Your instructions – Without skipping or changing anything, print all the entries.

[[ Record set open ]]

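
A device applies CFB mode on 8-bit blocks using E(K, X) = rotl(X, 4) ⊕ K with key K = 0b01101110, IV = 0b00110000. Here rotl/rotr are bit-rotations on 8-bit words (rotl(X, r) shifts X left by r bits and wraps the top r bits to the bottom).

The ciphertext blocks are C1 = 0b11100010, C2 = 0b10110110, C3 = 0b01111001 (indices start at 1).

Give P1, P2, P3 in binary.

P1 = 0b10001111, P2 = 0b11110110, P3 = 0b01111100

CFB decryption: P_i = C_i ⊕ E(K, C_{i−1}), with C_{0} = IV.
P1: E(K, 0b00110000) = 0b01101101; 0b11100010 ⊕ 0b01101101 = 0b10001111.
P2: E(K, 0b11100010) = 0b01000000; 0b10110110 ⊕ 0b01000000 = 0b11110110.
P3: E(K, 0b10110110) = 0b00000101; 0b01111001 ⊕ 0b00000101 = 0b01111100.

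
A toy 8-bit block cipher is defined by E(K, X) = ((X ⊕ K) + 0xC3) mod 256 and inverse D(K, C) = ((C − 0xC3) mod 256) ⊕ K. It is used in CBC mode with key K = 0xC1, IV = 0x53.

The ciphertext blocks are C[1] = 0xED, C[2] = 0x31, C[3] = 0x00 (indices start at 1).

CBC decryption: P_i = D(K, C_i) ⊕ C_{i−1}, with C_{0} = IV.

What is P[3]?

P[3]: D(K, 0x00) = 0xFC; 0xFC ⊕ 0x31 = 0xCD.

P[3] = 0xCD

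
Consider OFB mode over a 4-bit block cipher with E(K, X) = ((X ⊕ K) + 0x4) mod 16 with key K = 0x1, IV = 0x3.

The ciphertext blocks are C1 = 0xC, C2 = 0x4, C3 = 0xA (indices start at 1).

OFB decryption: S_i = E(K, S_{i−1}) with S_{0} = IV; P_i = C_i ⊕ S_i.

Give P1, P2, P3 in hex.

P1: S = E(K, 0x3) = 0x6; 0xC ⊕ 0x6 = 0xA.
P2: S = E(K, 0x6) = 0xB; 0x4 ⊕ 0xB = 0xF.
P3: S = E(K, 0xB) = 0xE; 0xA ⊕ 0xE = 0x4.

P1 = 0xA, P2 = 0xF, P3 = 0x4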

[[ Record set closed ]]

Answer to the exercise –
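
A device applies CFB mode on 8-bit blocks using E(K, X) = rotl(X, 4) ⊕ K with key K = 0b01101110, IV = 0b00110000. Here rotl/rotr are bit-rotations on 8-bit words (rotl(X, r) shifts X left by r bits and wraps the top r bits to the bottom).

The ciphertext blocks are C1 = 0b11100010, C2 = 0b10110110, C3 = 0b01111001 (indices start at 1).

Give P1, P2, P3 in binary.

P1 = 0b10001111, P2 = 0b11110110, P3 = 0b01111100

CFB decryption: P_i = C_i ⊕ E(K, C_{i−1}), with C_{0} = IV.
P1: E(K, 0b00110000) = 0b01101101; 0b11100010 ⊕ 0b01101101 = 0b10001111.
P2: E(K, 0b11100010) = 0b01000000; 0b10110110 ⊕ 0b01000000 = 0b11110110.
P3: E(K, 0b10110110) = 0b00000101; 0b01111001 ⊕ 0b00000101 = 0b01111100.

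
A toy 8-bit block cipher is defined by E(K, X) = ((X ⊕ K) + 0xC3) mod 256 and inverse D(K, C) = ((C − 0xC3) mod 256) ⊕ K. It is used in CBC mode with key K = 0xC1, IV = 0x53.

The ciphertext blocks are C[1] = 0xED, C[2] = 0x31, C[3] = 0x00 (indices start at 1).

CBC decryption: P_i = D(K, C_i) ⊕ C_{i−1}, with C_{0} = IV.

What is P[3]?

P[3]: D(K, 0x00) = 0xFC; 0xFC ⊕ 0x31 = 0xCD.

P[3] = 0xCD

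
Consider OFB mode over a 4-bit block cipher with E(K, X) = ((X ⊕ K) + 0x4) mod 16 with key K = 0x1, IV = 0x3.

The ciphertext blocks are C1 = 0xC, C2 = 0x4, C3 = 0xA (indices start at 1).

OFB decryption: S_i = E(K, S_{i−1}) with S_{0} = IV; P_i = C_i ⊕ S_i.

Give P1, P2, P3 in hex.

P1: S = E(K, 0x3) = 0x6; 0xC ⊕ 0x6 = 0xA.
P2: S = E(K, 0x6) = 0xB; 0x4 ⊕ 0xB = 0xF.
P3: S = E(K, 0xB) = 0xE; 0xA ⊕ 0xE = 0x4.

P1 = 0xA, P2 = 0xF, P3 = 0x4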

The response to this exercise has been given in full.